(Dataset entries)
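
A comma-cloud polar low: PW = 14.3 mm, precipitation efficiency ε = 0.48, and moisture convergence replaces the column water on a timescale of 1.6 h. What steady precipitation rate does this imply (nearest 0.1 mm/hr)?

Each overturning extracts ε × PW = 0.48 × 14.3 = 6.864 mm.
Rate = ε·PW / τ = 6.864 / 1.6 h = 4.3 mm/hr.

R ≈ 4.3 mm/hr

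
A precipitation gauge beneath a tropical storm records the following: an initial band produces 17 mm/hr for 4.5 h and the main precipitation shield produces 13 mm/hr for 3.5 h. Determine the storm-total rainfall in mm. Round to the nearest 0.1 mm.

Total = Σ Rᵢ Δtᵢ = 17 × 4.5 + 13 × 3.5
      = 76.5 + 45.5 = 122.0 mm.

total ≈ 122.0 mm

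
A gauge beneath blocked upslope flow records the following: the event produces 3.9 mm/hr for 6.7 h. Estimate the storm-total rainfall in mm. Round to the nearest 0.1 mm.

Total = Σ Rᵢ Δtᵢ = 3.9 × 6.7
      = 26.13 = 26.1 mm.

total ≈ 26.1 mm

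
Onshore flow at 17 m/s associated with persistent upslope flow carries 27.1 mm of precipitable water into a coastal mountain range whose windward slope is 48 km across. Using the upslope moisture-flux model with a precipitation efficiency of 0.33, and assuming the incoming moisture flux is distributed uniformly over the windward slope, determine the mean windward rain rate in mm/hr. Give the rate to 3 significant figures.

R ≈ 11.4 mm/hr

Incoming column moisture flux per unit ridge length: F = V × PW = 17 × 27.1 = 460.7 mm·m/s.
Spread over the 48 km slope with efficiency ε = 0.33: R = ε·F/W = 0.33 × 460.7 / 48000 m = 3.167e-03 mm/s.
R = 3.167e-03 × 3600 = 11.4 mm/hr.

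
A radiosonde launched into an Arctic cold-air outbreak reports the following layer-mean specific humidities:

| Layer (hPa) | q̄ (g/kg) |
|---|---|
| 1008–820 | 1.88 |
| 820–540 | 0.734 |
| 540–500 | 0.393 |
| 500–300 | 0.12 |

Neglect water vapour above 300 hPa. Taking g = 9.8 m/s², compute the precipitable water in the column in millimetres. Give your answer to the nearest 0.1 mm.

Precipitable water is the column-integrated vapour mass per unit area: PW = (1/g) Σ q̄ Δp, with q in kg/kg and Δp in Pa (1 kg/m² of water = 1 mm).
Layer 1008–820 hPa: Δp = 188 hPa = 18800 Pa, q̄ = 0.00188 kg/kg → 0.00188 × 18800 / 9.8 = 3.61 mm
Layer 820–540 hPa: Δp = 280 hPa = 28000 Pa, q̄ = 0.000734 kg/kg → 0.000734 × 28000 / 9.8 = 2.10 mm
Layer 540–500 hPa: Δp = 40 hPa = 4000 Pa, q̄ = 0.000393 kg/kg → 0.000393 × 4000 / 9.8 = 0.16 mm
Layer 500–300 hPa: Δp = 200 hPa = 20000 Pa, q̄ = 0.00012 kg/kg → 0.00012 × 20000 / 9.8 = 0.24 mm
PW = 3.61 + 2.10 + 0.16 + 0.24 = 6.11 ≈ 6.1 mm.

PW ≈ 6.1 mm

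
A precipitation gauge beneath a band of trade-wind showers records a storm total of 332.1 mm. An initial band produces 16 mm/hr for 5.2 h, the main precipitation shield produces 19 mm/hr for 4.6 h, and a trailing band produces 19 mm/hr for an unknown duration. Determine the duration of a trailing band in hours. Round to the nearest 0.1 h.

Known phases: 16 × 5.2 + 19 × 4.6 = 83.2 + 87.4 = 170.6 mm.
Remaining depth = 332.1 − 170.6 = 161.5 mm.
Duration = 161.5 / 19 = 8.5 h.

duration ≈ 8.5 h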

...

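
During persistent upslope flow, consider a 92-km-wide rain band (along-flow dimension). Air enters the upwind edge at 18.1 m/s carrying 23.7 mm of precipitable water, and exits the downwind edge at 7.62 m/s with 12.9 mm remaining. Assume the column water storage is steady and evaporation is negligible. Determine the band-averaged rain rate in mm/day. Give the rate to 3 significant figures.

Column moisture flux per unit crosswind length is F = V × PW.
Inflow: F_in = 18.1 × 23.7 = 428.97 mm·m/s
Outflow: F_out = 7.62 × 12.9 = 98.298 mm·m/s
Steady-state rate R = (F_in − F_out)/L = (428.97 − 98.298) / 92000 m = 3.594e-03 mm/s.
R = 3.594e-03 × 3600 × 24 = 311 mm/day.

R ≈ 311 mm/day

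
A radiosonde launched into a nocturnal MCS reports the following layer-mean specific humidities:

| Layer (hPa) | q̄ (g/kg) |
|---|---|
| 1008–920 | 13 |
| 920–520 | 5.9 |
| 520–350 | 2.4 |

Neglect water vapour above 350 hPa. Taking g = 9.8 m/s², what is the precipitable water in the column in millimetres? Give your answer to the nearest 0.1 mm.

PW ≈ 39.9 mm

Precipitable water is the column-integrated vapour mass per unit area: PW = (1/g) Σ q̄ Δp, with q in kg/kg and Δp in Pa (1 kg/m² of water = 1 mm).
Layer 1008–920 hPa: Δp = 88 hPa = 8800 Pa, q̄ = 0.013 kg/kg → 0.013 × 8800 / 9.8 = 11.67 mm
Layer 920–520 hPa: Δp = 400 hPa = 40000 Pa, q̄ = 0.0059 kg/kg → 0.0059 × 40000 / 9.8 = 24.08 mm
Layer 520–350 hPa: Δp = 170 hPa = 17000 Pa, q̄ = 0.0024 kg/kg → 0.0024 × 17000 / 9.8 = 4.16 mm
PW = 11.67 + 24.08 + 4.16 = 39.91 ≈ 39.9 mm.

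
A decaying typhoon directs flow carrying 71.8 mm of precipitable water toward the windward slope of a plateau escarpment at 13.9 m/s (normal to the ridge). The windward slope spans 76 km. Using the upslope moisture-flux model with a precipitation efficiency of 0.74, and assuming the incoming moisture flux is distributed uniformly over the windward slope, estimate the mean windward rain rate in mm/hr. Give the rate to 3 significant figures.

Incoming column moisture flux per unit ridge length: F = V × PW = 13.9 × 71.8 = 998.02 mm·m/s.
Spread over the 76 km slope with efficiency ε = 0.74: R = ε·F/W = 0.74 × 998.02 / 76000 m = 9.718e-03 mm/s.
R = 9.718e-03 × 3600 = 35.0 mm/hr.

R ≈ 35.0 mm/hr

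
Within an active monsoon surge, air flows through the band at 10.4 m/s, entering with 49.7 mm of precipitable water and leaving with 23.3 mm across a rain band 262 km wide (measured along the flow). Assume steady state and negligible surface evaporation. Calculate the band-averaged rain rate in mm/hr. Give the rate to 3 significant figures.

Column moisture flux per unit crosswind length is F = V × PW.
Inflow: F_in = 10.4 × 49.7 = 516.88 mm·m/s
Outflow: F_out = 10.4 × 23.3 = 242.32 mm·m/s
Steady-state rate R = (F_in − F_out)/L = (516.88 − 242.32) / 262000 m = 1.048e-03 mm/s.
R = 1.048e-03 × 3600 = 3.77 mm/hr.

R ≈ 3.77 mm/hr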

=== Exercise goal ===
Where a line in the entries holds the word "specific", copy that line.

=== Response area ===
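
A radiosonde launched into an Arctic cold-air outbreak reports the following layer-mean specific humidities:
A radiosonde launched into a nocturnal MCS reports the following layer-mean specific humidities: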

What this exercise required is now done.